> [Your assignment] Extract each line holding the word "Initially" from the entries.

> [Records provided]
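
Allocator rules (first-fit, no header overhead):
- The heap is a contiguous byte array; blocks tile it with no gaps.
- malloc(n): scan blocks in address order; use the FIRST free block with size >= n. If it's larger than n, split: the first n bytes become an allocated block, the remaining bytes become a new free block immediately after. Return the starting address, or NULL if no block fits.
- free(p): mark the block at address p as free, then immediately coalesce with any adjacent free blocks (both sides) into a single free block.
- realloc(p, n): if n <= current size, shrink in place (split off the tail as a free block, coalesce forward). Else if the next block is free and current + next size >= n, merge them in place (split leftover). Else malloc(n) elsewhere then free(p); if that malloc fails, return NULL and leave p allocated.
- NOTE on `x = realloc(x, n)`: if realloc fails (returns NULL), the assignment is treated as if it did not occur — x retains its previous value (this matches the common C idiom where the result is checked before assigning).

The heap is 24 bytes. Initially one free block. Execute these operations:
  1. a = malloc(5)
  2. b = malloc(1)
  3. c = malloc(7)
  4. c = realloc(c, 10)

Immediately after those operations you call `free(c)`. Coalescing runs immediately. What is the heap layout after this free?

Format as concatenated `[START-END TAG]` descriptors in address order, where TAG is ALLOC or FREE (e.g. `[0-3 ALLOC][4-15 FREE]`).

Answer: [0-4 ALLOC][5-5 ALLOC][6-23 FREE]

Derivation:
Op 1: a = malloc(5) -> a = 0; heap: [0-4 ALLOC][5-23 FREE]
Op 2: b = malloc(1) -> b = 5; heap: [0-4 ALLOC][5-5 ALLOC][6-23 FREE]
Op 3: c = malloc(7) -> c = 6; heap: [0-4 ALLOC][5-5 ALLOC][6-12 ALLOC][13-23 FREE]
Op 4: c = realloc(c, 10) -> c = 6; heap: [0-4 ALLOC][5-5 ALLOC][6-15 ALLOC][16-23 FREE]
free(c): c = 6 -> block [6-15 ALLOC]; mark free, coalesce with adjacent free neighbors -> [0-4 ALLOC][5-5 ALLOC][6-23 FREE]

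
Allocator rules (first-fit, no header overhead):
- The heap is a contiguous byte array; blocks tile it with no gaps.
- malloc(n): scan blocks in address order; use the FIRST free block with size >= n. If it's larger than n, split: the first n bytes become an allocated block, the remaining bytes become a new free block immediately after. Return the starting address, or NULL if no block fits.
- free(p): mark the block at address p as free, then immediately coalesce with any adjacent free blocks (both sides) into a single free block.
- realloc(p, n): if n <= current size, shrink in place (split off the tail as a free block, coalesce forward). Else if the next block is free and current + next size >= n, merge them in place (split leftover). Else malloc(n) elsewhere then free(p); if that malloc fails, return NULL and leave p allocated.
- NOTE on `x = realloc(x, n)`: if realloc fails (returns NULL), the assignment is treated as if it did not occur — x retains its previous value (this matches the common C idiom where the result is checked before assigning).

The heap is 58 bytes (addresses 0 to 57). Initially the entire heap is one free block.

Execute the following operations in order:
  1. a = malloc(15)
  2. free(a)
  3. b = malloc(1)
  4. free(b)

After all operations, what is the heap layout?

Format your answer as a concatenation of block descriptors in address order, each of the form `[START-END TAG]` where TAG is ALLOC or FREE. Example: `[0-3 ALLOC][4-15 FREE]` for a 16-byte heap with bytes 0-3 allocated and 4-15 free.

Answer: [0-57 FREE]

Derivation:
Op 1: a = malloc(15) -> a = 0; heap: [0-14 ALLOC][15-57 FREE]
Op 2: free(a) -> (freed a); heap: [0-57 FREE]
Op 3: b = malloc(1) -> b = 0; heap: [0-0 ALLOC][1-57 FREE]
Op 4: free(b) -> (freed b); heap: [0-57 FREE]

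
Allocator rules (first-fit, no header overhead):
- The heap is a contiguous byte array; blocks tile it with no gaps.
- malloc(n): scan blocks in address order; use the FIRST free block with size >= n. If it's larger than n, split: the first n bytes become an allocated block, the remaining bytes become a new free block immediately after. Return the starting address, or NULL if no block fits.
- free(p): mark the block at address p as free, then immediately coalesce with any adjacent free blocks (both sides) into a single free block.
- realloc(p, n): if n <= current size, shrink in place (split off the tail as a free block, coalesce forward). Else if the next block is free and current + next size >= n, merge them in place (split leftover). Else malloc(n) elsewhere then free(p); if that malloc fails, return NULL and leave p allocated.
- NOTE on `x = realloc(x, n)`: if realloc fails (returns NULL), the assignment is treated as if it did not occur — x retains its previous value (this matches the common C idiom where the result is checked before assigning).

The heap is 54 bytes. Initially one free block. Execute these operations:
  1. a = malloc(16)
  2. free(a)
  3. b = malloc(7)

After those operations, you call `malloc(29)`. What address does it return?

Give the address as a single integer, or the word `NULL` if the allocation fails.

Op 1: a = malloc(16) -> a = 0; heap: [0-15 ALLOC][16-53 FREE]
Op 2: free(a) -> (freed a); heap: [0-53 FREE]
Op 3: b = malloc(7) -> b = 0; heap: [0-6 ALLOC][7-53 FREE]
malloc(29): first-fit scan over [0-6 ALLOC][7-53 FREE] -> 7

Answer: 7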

> [Exercise output]
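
The heap is 24 bytes. Initially one free block. Execute these operations:
The heap is 58 bytes (addresses 0 to 57). Initially the entire heap is one free block.
The heap is 54 bytes. Initially one free block. Execute these operations: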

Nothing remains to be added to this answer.